### DATA FOR REVIEW
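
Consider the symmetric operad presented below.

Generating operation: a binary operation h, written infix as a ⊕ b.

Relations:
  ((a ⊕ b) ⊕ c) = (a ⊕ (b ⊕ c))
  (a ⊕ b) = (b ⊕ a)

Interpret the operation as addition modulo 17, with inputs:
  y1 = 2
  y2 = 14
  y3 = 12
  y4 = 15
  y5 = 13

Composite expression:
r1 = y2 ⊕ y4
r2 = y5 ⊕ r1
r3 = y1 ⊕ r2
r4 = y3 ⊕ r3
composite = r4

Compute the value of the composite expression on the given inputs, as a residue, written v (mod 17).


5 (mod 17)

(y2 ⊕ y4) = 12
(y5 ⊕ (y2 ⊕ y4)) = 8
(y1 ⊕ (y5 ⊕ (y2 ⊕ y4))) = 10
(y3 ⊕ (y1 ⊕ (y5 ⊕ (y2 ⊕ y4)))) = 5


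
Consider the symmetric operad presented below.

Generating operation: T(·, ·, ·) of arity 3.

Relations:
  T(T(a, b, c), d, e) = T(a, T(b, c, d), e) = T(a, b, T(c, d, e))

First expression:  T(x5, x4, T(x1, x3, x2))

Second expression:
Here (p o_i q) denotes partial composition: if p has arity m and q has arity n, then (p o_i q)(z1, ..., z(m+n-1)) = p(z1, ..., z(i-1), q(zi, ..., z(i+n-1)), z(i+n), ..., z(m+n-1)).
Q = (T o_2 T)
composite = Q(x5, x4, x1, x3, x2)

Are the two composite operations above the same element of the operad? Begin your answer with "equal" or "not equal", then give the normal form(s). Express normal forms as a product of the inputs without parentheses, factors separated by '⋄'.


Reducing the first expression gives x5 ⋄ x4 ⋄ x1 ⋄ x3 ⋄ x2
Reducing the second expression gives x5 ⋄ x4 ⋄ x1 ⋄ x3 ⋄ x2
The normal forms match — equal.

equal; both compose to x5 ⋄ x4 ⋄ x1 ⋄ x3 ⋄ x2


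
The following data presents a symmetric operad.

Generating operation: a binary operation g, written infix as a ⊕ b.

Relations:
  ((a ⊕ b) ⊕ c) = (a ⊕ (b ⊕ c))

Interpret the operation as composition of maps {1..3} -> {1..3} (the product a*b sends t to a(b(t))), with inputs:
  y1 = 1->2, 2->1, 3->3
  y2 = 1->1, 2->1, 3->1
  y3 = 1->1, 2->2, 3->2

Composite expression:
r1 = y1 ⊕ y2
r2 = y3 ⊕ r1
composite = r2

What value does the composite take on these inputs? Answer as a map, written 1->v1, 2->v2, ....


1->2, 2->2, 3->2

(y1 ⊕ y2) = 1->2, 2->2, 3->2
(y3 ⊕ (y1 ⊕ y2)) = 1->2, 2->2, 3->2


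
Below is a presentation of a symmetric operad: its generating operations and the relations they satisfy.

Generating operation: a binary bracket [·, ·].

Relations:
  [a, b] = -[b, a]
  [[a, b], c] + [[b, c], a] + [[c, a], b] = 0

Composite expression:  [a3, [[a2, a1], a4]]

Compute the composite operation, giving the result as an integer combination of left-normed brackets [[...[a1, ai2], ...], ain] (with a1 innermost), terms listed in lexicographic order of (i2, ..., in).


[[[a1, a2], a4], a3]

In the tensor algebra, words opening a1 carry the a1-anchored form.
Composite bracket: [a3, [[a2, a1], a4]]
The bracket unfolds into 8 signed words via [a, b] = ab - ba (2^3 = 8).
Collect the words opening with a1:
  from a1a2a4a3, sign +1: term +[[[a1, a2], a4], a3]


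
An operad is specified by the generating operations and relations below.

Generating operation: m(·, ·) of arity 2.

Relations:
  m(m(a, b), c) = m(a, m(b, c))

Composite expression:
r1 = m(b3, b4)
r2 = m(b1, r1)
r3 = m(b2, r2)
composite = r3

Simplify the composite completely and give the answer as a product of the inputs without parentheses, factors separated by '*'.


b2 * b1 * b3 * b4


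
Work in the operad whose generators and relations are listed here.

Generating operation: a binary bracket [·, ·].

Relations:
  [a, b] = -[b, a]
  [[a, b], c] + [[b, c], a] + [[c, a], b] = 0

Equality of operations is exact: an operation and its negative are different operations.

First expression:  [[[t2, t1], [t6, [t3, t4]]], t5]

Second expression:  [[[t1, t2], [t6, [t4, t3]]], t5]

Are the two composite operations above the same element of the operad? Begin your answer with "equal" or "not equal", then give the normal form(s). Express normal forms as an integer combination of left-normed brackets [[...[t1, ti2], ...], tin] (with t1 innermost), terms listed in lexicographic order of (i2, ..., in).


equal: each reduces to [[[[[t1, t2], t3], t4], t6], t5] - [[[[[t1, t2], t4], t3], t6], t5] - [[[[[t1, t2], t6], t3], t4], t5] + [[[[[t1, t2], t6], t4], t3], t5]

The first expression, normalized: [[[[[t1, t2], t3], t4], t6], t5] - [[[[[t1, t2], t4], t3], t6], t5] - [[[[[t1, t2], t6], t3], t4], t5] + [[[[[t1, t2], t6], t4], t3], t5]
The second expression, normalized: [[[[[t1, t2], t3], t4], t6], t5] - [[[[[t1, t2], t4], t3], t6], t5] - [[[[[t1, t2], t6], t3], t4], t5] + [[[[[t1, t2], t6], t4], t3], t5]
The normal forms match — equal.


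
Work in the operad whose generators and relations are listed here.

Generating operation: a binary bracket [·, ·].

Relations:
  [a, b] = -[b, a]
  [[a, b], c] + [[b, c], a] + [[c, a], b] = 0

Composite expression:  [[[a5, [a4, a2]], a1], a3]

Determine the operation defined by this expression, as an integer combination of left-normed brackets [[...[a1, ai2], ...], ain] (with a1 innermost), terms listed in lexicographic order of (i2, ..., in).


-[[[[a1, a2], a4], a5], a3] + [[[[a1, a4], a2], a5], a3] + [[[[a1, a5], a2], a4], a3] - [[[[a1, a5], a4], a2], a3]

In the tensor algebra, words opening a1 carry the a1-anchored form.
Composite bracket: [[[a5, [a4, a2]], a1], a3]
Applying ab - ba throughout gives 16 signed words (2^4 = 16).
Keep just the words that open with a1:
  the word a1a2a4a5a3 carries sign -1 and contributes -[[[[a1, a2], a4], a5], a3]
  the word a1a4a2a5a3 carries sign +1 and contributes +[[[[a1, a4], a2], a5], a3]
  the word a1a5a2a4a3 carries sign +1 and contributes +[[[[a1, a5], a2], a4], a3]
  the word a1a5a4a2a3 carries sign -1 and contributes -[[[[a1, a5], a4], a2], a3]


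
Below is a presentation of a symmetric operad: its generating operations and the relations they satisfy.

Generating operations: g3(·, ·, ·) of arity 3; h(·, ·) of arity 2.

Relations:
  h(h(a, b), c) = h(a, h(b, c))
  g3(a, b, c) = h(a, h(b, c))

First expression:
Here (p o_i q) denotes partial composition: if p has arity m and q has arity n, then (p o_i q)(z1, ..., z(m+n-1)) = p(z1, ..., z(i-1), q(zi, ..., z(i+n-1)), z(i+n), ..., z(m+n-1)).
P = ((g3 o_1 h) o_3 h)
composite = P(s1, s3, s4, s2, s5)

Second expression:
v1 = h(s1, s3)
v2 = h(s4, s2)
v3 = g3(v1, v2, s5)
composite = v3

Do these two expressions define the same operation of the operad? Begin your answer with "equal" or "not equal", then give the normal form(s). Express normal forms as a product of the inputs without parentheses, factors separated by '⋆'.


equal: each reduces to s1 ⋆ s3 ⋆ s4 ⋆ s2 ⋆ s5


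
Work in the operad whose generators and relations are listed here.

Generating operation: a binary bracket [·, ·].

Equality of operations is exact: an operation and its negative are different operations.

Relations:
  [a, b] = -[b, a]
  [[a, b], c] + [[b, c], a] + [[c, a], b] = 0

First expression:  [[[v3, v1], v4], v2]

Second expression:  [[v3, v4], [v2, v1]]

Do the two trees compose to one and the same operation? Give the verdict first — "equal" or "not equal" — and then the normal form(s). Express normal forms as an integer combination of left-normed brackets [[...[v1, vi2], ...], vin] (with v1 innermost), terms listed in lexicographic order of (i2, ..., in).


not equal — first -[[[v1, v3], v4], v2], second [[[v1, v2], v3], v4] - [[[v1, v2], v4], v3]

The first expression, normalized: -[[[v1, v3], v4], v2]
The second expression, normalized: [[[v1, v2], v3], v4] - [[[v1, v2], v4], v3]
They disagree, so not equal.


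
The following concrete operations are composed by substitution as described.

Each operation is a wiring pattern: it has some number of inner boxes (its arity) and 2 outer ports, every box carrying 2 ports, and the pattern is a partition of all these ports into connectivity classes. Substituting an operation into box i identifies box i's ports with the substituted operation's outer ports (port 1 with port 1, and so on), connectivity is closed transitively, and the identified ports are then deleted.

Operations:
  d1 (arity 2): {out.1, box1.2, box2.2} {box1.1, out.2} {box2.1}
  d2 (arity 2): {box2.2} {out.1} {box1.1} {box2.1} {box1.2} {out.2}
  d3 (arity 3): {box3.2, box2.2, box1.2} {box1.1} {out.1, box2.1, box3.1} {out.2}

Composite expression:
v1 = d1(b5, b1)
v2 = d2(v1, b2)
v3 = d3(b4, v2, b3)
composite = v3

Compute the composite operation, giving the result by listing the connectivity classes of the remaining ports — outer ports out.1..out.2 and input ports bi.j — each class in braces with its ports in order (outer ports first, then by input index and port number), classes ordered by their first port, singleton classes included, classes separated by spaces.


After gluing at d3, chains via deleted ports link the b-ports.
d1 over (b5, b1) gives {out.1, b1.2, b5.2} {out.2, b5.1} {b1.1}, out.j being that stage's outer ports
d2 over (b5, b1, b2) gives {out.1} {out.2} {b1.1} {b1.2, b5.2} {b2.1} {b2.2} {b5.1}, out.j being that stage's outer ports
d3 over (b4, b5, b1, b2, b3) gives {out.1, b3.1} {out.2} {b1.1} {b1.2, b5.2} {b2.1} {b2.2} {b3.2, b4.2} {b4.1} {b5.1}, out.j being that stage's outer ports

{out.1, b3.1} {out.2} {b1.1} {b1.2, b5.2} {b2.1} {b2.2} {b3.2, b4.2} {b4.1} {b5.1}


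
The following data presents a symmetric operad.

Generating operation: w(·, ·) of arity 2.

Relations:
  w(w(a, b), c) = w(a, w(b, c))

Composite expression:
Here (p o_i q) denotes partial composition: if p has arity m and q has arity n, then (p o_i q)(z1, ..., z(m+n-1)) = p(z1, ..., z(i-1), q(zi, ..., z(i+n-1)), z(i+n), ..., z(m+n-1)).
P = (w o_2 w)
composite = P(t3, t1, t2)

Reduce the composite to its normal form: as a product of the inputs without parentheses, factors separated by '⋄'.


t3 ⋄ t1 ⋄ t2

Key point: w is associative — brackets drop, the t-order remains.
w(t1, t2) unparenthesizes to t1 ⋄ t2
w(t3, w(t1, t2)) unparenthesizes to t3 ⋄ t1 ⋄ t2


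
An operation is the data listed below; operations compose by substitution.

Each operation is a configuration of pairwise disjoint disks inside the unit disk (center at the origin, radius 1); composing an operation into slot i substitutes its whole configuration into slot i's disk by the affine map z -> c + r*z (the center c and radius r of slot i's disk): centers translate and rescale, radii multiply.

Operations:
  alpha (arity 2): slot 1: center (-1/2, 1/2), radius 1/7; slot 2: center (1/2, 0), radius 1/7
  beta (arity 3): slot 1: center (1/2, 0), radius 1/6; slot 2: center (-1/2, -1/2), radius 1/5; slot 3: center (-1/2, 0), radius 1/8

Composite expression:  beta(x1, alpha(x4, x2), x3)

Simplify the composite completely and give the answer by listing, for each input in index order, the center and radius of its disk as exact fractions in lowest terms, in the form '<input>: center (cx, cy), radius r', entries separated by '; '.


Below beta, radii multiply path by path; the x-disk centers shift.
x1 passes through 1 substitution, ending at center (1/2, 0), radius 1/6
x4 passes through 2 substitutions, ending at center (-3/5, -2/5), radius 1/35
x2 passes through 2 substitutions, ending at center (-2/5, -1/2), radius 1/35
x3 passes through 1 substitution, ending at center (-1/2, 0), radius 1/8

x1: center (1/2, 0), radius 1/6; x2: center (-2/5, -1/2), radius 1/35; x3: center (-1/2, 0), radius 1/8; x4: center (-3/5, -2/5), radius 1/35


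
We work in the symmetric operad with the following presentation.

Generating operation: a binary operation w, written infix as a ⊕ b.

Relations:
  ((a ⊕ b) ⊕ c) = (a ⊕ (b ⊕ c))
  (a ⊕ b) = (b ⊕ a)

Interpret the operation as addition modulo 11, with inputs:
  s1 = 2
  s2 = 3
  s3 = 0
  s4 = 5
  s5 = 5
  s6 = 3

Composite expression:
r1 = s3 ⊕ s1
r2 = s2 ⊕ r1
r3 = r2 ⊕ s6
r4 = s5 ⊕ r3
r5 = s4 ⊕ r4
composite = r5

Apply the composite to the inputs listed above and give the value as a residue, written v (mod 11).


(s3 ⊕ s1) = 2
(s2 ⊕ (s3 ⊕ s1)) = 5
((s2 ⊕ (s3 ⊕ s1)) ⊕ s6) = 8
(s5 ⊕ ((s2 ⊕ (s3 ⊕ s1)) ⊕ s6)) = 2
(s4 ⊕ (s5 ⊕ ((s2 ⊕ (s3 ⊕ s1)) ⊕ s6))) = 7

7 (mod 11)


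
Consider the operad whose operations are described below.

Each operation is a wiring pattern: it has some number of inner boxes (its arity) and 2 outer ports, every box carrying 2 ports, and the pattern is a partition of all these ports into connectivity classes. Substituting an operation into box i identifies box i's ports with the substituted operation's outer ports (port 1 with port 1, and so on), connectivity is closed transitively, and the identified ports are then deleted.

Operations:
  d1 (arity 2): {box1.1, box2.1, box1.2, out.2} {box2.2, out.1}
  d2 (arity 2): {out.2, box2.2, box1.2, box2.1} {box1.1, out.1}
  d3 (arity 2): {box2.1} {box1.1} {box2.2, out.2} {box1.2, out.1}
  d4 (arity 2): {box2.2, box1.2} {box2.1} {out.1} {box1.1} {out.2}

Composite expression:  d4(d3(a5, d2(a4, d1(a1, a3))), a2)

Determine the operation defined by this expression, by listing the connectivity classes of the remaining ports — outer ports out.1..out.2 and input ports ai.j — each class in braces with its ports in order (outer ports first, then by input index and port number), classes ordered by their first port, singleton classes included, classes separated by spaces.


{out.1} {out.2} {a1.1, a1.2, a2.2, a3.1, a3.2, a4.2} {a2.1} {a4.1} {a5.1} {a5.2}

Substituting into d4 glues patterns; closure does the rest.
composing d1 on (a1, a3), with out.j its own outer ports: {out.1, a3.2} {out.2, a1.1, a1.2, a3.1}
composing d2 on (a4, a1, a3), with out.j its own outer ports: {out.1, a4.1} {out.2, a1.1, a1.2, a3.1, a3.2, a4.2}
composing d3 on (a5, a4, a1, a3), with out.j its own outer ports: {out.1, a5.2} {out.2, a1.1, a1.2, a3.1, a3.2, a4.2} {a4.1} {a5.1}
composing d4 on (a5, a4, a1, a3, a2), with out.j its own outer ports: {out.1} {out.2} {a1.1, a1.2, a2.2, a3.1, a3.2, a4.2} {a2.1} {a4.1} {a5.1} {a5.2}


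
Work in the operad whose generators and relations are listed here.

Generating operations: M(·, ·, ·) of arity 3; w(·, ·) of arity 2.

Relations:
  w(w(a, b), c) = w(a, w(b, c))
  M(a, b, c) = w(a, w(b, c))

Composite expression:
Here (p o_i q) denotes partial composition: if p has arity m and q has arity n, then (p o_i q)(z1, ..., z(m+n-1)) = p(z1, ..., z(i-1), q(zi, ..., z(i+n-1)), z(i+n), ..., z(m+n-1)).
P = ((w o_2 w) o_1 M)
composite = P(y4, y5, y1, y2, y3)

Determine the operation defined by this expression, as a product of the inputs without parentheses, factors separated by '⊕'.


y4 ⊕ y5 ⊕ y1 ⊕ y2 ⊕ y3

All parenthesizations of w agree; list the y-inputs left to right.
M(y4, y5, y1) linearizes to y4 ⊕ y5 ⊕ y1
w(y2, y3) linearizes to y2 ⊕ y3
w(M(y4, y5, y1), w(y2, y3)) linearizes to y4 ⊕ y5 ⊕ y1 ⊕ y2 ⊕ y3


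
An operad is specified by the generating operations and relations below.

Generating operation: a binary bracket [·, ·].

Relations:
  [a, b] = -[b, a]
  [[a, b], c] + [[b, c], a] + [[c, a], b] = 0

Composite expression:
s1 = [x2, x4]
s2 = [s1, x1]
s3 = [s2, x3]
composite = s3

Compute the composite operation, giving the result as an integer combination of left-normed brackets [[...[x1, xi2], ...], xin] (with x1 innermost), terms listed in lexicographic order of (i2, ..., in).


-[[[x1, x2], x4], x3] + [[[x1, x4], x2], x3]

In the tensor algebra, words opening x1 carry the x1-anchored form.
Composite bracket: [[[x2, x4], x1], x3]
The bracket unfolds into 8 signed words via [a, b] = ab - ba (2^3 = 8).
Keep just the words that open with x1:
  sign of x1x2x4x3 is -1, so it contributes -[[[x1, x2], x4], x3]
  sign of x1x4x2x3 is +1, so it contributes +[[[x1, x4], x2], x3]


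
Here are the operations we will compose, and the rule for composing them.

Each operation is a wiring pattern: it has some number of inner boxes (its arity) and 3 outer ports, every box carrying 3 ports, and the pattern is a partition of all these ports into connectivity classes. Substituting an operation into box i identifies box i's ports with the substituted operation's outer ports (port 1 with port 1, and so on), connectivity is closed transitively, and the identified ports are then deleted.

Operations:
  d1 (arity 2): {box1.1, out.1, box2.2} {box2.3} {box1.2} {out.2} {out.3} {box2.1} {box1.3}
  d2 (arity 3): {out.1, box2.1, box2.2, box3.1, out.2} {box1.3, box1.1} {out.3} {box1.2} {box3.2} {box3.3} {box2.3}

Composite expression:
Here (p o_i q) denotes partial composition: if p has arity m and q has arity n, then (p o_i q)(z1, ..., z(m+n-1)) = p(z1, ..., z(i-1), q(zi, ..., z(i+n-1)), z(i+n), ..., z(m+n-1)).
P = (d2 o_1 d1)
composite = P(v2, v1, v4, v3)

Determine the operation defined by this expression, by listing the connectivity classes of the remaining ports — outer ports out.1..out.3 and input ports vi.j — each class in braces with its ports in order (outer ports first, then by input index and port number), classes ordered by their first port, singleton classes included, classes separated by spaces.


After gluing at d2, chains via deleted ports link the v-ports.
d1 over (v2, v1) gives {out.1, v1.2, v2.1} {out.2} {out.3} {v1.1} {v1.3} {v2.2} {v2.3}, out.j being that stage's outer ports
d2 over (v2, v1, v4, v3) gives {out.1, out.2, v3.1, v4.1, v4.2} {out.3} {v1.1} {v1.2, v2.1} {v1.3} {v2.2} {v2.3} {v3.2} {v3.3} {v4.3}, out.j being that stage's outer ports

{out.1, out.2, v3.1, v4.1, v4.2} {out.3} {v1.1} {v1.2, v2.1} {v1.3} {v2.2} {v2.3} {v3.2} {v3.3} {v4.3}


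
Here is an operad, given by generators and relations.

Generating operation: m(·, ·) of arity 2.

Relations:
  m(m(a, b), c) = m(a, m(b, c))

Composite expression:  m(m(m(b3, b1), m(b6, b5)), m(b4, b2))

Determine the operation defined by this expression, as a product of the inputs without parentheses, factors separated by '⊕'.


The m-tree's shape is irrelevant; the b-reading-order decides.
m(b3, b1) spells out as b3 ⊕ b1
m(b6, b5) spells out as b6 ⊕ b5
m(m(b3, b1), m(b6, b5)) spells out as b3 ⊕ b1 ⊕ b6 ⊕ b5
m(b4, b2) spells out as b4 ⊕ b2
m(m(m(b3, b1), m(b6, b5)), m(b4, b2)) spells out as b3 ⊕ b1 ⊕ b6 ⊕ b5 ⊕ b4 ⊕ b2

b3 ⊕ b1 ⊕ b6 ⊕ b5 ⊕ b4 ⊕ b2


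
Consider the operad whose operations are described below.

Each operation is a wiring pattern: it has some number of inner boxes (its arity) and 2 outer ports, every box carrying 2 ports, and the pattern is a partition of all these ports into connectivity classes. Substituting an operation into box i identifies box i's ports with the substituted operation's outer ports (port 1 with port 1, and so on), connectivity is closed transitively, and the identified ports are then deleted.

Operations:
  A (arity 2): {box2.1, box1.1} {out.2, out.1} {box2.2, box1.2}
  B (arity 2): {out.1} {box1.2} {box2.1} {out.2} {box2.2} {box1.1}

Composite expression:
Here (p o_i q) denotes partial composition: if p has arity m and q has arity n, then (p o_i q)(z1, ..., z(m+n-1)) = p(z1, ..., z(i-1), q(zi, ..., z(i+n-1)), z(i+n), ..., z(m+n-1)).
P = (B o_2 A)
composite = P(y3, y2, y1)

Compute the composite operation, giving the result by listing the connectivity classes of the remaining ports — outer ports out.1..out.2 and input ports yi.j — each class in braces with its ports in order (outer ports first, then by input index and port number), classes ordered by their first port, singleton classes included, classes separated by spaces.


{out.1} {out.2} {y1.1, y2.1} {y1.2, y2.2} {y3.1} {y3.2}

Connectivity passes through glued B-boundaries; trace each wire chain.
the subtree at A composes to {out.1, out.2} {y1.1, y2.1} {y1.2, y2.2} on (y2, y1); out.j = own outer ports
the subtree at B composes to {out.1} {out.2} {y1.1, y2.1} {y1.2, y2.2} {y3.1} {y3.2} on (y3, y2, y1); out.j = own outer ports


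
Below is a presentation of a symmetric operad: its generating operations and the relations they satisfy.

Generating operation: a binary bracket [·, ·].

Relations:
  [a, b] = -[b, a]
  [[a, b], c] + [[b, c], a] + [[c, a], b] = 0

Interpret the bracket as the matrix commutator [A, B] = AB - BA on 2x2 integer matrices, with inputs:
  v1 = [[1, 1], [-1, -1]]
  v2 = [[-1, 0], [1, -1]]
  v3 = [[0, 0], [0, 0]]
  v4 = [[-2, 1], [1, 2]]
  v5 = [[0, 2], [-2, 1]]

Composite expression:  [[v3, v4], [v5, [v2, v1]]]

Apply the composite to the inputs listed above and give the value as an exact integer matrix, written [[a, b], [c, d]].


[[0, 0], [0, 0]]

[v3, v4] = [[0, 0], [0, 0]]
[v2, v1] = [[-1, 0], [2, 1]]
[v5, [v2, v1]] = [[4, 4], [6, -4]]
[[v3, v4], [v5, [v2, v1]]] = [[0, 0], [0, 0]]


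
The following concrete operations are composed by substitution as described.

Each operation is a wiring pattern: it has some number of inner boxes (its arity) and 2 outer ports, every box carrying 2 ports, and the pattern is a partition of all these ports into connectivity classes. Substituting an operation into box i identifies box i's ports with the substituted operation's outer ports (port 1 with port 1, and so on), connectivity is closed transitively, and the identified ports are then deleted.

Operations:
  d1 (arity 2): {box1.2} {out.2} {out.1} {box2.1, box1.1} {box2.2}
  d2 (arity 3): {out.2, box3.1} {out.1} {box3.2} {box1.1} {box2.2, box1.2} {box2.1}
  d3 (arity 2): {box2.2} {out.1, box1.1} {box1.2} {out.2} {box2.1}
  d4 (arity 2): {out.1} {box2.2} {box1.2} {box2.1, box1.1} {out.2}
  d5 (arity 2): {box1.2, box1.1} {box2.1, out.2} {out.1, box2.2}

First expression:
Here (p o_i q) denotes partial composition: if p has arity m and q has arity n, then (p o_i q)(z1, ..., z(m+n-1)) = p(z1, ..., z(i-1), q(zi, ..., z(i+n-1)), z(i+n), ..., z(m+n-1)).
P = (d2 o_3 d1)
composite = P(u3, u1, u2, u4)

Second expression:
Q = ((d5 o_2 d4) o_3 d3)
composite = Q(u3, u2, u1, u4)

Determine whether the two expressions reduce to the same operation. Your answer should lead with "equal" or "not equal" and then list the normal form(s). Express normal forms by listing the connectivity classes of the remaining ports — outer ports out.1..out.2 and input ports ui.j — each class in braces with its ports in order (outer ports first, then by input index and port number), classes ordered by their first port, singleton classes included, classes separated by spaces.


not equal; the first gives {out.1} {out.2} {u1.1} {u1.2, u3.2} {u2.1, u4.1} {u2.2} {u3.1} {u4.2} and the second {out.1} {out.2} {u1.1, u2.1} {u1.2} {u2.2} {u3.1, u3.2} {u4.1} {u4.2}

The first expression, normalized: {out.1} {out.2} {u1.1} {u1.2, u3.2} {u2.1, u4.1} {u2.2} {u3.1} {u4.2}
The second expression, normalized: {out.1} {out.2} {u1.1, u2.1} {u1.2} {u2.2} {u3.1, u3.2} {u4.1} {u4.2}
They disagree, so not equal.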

### EXERCISE GOAL
Which lines run from the one holding "M(a, b, c) = w(a, w(b, c))" through the one holding "composite = P(y4, y5, y1, y2, y3)" in the records above? Repeat them exactly, both included, and nothing more.

### RESPONSE FOR THIS EXERCISE
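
  M(a, b, c) = w(a, w(b, c))

Composite expression:
Here (p o_i q) denotes partial composition: if p has arity m and q has arity n, then (p o_i q)(z1, ..., z(m+n-1)) = p(z1, ..., z(i-1), q(zi, ..., z(i+n-1)), z(i+n), ..., z(m+n-1)).
P = ((w o_2 w) o_1 M)
composite = P(y4, y5, y1, y2, y3)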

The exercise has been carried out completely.